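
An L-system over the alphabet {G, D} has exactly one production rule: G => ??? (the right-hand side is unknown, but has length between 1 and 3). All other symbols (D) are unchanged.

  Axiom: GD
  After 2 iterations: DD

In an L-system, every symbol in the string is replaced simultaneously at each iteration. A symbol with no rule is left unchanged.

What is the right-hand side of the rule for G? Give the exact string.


Trying G => D:
  Step 0: GD
  Step 1: DD
  Step 2: DD
Matches the given result.

Answer: D


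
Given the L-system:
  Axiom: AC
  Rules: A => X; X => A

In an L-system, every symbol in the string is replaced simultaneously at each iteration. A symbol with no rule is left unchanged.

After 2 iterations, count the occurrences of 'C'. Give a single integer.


Answer: 1

Derivation:
Step 0: AC  (1 'C')
Step 1: XC  (1 'C')
Step 2: AC  (1 'C')


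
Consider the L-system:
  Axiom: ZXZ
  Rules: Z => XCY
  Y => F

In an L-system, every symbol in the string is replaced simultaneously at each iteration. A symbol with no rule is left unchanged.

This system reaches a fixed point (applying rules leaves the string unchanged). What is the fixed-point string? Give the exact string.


Step 0: ZXZ
Step 1: XCYXXCY
Step 2: XCFXXCF
Step 3: XCFXXCF  (unchanged — fixed point at step 2)

Answer: XCFXXCF


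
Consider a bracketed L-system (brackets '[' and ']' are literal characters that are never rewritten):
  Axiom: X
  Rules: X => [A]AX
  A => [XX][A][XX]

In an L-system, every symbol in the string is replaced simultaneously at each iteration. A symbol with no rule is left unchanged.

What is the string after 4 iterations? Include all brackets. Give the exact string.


Step 0: X
Step 1: [A]AX
Step 2: [[XX][A][XX]][XX][A][XX][A]AX
Step 3: [[[A]AX[A]AX][[XX][A][XX]][[A]AX[A]AX]][[A]AX[A]AX][[XX][A][XX]][[A]AX[A]AX][[XX][A][XX]][XX][A][XX][A]AX
Step 4: [[[[XX][A][XX]][XX][A][XX][A]AX[[XX][A][XX]][XX][A][XX][A]AX][[[A]AX[A]AX][[XX][A][XX]][[A]AX[A]AX]][[[XX][A][XX]][XX][A][XX][A]AX[[XX][A][XX]][XX][A][XX][A]AX]][[[XX][A][XX]][XX][A][XX][A]AX[[XX][A][XX]][XX][A][XX][A]AX][[[A]AX[A]AX][[XX][A][XX]][[A]AX[A]AX]][[[XX][A][XX]][XX][A][XX][A]AX[[XX][A][XX]][XX][A][XX][A]AX][[[A]AX[A]AX][[XX][A][XX]][[A]AX[A]AX]][[A]AX[A]AX][[XX][A][XX]][[A]AX[A]AX][[XX][A][XX]][XX][A][XX][A]AX

Answer: [[[[XX][A][XX]][XX][A][XX][A]AX[[XX][A][XX]][XX][A][XX][A]AX][[[A]AX[A]AX][[XX][A][XX]][[A]AX[A]AX]][[[XX][A][XX]][XX][A][XX][A]AX[[XX][A][XX]][XX][A][XX][A]AX]][[[XX][A][XX]][XX][A][XX][A]AX[[XX][A][XX]][XX][A][XX][A]AX][[[A]AX[A]AX][[XX][A][XX]][[A]AX[A]AX]][[[XX][A][XX]][XX][A][XX][A]AX[[XX][A][XX]][XX][A][XX][A]AX][[[A]AX[A]AX][[XX][A][XX]][[A]AX[A]AX]][[A]AX[A]AX][[XX][A][XX]][[A]AX[A]AX][[XX][A][XX]][XX][A][XX][A]AX


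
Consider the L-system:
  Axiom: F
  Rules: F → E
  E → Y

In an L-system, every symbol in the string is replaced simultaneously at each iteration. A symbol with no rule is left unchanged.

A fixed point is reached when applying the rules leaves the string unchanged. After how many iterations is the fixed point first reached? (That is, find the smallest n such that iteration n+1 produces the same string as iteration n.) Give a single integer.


Answer: 2

Derivation:
Step 0: F
Step 1: E
Step 2: Y
Step 3: Y  (unchanged — fixed point at step 2)


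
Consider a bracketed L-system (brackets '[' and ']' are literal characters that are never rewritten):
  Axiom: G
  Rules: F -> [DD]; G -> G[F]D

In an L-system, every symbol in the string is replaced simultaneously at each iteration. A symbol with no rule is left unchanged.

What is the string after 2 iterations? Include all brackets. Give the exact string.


Step 0: G
Step 1: G[F]D
Step 2: G[F]D[[DD]]D

Answer: G[F]D[[DD]]D


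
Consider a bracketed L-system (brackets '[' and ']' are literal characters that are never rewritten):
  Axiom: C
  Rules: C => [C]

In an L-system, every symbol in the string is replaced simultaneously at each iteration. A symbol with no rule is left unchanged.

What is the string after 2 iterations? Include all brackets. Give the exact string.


Answer: [[C]]

Derivation:
Step 0: C
Step 1: [C]
Step 2: [[C]]


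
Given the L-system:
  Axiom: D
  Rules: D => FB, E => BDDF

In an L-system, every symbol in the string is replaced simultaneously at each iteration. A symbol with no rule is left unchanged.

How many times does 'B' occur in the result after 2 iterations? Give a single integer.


Step 0: D  (0 'B')
Step 1: FB  (1 'B')
Step 2: FB  (1 'B')

Answer: 1


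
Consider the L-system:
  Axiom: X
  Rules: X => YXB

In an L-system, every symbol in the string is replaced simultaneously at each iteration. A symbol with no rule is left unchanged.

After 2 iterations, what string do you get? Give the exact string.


Answer: YYXBB

Derivation:
Step 0: X
Step 1: YXB
Step 2: YYXBB


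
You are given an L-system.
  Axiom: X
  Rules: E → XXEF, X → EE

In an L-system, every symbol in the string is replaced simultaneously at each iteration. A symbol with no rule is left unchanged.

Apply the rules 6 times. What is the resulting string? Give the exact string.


Step 0: X
Step 1: EE
Step 2: XXEFXXEF
Step 3: EEEEXXEFFEEEEXXEFF
Step 4: XXEFXXEFXXEFXXEFEEEEXXEFFFXXEFXXEFXXEFXXEFEEEEXXEFFF
Step 5: EEEEXXEFFEEEEXXEFFEEEEXXEFFEEEEXXEFFXXEFXXEFXXEFXXEFEEEEXXEFFFFEEEEXXEFFEEEEXXEFFEEEEXXEFFEEEEXXEFFXXEFXXEFXXEFXXEFEEEEXXEFFFF
Step 6: XXEFXXEFXXEFXXEFEEEEXXEFFFXXEFXXEFXXEFXXEFEEEEXXEFFFXXEFXXEFXXEFXXEFEEEEXXEFFFXXEFXXEFXXEFXXEFEEEEXXEFFFEEEEXXEFFEEEEXXEFFEEEEXXEFFEEEEXXEFFXXEFXXEFXXEFXXEFEEEEXXEFFFFFXXEFXXEFXXEFXXEFEEEEXXEFFFXXEFXXEFXXEFXXEFEEEEXXEFFFXXEFXXEFXXEFXXEFEEEEXXEFFFXXEFXXEFXXEFXXEFEEEEXXEFFFEEEEXXEFFEEEEXXEFFEEEEXXEFFEEEEXXEFFXXEFXXEFXXEFXXEFEEEEXXEFFFFF

Answer: XXEFXXEFXXEFXXEFEEEEXXEFFFXXEFXXEFXXEFXXEFEEEEXXEFFFXXEFXXEFXXEFXXEFEEEEXXEFFFXXEFXXEFXXEFXXEFEEEEXXEFFFEEEEXXEFFEEEEXXEFFEEEEXXEFFEEEEXXEFFXXEFXXEFXXEFXXEFEEEEXXEFFFFFXXEFXXEFXXEFXXEFEEEEXXEFFFXXEFXXEFXXEFXXEFEEEEXXEFFFXXEFXXEFXXEFXXEFEEEEXXEFFFXXEFXXEFXXEFXXEFEEEEXXEFFFEEEEXXEFFEEEEXXEFFEEEEXXEFFEEEEXXEFFXXEFXXEFXXEFXXEFEEEEXXEFFFFF


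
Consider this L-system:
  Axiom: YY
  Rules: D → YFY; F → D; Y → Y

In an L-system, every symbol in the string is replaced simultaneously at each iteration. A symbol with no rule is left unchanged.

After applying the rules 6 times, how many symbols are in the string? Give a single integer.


Step 0: length = 2
Step 1: length = 2
Step 2: length = 2
Step 3: length = 2
Step 4: length = 2
Step 5: length = 2
Step 6: length = 2

Answer: 2


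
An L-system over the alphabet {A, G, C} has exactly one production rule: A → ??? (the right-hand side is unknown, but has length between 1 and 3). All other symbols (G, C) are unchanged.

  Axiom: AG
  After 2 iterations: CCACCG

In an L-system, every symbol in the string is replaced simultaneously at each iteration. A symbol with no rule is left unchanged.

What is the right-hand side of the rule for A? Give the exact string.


Answer: CAC

Derivation:
Trying A → CAC:
  Step 0: AG
  Step 1: CACG
  Step 2: CCACCG
Matches the given result.


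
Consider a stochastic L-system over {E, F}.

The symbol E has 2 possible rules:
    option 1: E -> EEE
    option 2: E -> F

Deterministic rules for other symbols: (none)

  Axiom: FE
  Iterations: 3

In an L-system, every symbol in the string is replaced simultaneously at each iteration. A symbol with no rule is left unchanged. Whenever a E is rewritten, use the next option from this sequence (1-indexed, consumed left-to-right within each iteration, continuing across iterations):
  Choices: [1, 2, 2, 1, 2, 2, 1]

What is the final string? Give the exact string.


Step 0: FE
Step 1: FEEE  (used choices [1])
Step 2: FFFEEE  (used choices [2, 2, 1])
Step 3: FFFFFEEE  (used choices [2, 2, 1])

Answer: FFFFFEEE


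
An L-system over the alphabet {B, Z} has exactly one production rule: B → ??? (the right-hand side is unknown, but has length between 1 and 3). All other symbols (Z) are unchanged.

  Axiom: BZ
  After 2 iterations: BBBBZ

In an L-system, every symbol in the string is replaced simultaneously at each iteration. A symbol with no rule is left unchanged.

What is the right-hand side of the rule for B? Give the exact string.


Answer: BB

Derivation:
Trying B → BB:
  Step 0: BZ
  Step 1: BBZ
  Step 2: BBBBZ
Matches the given result.


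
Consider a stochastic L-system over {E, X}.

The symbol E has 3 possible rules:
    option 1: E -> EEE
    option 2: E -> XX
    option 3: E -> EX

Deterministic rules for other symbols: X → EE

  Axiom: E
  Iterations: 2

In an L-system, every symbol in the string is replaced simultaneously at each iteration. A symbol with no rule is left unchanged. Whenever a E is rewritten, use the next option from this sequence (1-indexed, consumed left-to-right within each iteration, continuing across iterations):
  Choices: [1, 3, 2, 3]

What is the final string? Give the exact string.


Answer: EXXXEX

Derivation:
Step 0: E
Step 1: EEE  (used choices [1])
Step 2: EXXXEX  (used choices [3, 2, 3])


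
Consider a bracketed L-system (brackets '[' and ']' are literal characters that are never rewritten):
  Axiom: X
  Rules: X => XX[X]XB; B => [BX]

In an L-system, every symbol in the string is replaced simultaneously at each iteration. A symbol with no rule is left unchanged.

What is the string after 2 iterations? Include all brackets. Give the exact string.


Step 0: X
Step 1: XX[X]XB
Step 2: XX[X]XBXX[X]XB[XX[X]XB]XX[X]XB[BX]

Answer: XX[X]XBXX[X]XB[XX[X]XB]XX[X]XB[BX]


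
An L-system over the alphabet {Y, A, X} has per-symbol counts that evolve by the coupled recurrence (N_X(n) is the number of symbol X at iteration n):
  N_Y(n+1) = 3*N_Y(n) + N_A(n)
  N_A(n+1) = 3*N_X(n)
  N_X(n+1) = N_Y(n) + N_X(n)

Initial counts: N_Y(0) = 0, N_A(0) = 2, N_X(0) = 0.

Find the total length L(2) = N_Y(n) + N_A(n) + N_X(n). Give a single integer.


Step 0: N_Y=0, N_A=2, N_X=0, L=2
Step 1: N_Y=2, N_A=0, N_X=0, L=2
Step 2: N_Y=6, N_A=0, N_X=2, L=8

Answer: 8


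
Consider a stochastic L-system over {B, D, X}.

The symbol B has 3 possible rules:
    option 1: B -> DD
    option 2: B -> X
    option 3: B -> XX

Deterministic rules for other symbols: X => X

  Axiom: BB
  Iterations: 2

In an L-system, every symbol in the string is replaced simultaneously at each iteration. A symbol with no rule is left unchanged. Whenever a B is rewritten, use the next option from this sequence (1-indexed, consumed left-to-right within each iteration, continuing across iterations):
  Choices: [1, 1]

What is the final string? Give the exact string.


Step 0: BB
Step 1: DDDD  (used choices [1, 1])
Step 2: DDDD  (used choices [])

Answer: DDDD


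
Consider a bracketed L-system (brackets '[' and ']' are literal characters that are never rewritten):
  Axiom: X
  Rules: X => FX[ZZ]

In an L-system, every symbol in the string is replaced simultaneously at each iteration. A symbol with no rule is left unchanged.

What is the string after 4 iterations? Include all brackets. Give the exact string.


Answer: FFFFX[ZZ][ZZ][ZZ][ZZ]

Derivation:
Step 0: X
Step 1: FX[ZZ]
Step 2: FFX[ZZ][ZZ]
Step 3: FFFX[ZZ][ZZ][ZZ]
Step 4: FFFFX[ZZ][ZZ][ZZ][ZZ]


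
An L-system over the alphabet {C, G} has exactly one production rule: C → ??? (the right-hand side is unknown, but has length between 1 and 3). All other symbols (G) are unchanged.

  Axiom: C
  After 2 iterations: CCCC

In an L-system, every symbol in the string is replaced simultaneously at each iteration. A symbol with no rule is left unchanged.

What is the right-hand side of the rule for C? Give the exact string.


Trying C → CC:
  Step 0: C
  Step 1: CC
  Step 2: CCCC
Matches the given result.

Answer: CC


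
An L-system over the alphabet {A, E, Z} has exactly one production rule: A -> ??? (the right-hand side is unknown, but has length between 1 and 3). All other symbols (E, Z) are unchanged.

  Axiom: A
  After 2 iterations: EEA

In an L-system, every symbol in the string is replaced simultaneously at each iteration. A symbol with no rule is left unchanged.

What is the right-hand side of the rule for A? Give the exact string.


Trying A -> EA:
  Step 0: A
  Step 1: EA
  Step 2: EEA
Matches the given result.

Answer: EA


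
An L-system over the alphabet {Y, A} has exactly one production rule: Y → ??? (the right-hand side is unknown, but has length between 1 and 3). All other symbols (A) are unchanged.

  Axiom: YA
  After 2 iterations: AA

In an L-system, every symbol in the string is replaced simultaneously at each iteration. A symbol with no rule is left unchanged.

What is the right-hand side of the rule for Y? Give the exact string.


Trying Y → A:
  Step 0: YA
  Step 1: AA
  Step 2: AA
Matches the given result.

Answer: A


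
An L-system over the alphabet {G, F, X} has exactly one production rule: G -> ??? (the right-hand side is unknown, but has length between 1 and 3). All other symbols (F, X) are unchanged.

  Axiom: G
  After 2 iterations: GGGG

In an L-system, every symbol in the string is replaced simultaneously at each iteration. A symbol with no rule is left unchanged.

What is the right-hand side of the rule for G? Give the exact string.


Trying G -> GG:
  Step 0: G
  Step 1: GG
  Step 2: GGGG
Matches the given result.

Answer: GG


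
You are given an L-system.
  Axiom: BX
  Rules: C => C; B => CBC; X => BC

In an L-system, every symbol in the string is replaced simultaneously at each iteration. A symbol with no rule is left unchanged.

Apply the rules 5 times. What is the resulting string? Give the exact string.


Step 0: BX
Step 1: CBCBC
Step 2: CCBCCCBCC
Step 3: CCCBCCCCCBCCC
Step 4: CCCCBCCCCCCCBCCCC
Step 5: CCCCCBCCCCCCCCCBCCCCC

Answer: CCCCCBCCCCCCCCCBCCCCC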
+===+
- **What you have to do**
Your answer should be exactly the lines of the data above, from the first through the line containing "After 2 iterations: DD".

- **Solution to this problem**
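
An L-system over the alphabet {G, D} has exactly one production rule: G => ??? (the right-hand side is unknown, but has length between 1 and 3). All other symbols (D) are unchanged.

  Axiom: GD
  After 2 iterations: DD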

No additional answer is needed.